[YOUR OBJECTIVE]
Extract from the entries below, exactly as given, only the lines from the line containing "Grid: 6x6. Mines" to the line containing "What is the revealed mask?", both lines included.

(Saved data entries)
======

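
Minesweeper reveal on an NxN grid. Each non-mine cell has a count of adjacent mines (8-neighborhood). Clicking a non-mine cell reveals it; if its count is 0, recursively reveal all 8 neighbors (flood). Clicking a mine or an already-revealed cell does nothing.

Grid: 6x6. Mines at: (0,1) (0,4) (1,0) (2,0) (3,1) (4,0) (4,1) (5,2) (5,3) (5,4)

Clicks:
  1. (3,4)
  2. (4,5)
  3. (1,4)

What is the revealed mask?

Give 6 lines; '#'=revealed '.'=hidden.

Click 1 (3,4) count=0: revealed 16 new [(1,2) (1,3) (1,4) (1,5) (2,2) (2,3) (2,4) (2,5) (3,2) (3,3) (3,4) (3,5) (4,2) (4,3) (4,4) (4,5)] -> total=16
Click 2 (4,5) count=1: revealed 0 new [(none)] -> total=16
Click 3 (1,4) count=1: revealed 0 new [(none)] -> total=16

Answer: ......
..####
..####
..####
..####
......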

======

[WRITTEN RESPONSE]
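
Grid: 6x6. Mines at: (0,1) (0,4) (1,0) (2,0) (3,1) (4,0) (4,1) (5,2) (5,3) (5,4)

Clicks:
  1. (3,4)
  2. (4,5)
  3. (1,4)

What is the revealed mask?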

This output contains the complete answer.